### Exercise goal
Reprint all entries without any alteration.

[Recorded data Boundary: Start]

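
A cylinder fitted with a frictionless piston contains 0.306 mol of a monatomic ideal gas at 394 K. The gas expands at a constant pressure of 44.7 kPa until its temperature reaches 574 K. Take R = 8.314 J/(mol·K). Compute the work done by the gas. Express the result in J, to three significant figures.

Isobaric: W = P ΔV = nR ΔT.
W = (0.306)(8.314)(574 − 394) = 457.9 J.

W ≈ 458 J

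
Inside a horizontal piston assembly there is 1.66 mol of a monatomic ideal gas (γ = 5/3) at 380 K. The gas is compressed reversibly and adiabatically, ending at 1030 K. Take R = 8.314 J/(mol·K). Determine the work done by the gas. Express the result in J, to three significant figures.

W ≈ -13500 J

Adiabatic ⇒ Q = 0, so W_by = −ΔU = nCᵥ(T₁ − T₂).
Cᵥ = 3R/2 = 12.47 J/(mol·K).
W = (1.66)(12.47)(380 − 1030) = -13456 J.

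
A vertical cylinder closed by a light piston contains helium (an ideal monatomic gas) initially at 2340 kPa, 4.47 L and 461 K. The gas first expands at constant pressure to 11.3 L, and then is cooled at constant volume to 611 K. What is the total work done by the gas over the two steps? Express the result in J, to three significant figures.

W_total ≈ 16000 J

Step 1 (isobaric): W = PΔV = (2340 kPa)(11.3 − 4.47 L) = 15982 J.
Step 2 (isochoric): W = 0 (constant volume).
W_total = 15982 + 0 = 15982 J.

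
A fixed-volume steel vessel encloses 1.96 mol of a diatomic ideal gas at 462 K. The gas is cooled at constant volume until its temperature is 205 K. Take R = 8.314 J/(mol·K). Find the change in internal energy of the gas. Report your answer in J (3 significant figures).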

[Recorded data Boundary: End]

### Task result
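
A cylinder fitted with a frictionless piston contains 0.306 mol of a monatomic ideal gas at 394 K. The gas expands at a constant pressure of 44.7 kPa until its temperature reaches 574 K. Take R = 8.314 J/(mol·K). Compute the work done by the gas. Express the result in J, to three significant figures.

Isobaric: W = P ΔV = nR ΔT.
W = (0.306)(8.314)(574 − 394) = 457.9 J.

W ≈ 458 J

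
Inside a horizontal piston assembly there is 1.66 mol of a monatomic ideal gas (γ = 5/3) at 380 K. The gas is compressed reversibly and adiabatically, ending at 1030 K. Take R = 8.314 J/(mol·K). Determine the work done by the gas. Express the result in J, to three significant figures.

W ≈ -13500 J

Adiabatic ⇒ Q = 0, so W_by = −ΔU = nCᵥ(T₁ − T₂).
Cᵥ = 3R/2 = 12.47 J/(mol·K).
W = (1.66)(12.47)(380 − 1030) = -13456 J.

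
A vertical cylinder closed by a light piston contains helium (an ideal monatomic gas) initially at 2340 kPa, 4.47 L and 461 K. The gas first expands at constant pressure to 11.3 L, and then is cooled at constant volume to 611 K. What is the total work done by the gas over the two steps? Express the result in J, to three significant figures.

W_total ≈ 16000 J

Step 1 (isobaric): W = PΔV = (2340 kPa)(11.3 − 4.47 L) = 15982 J.
Step 2 (isochoric): W = 0 (constant volume).
W_total = 15982 + 0 = 15982 J.

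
A fixed-volume steel vessel encloses 1.96 mol of a diatomic ideal gas at 462 K. The gas is cooled at constant volume until its temperature is 205 K. Take R = 8.314 J/(mol·K). Find the change in internal energy of the gas. Report your answer in J (3 significant figures).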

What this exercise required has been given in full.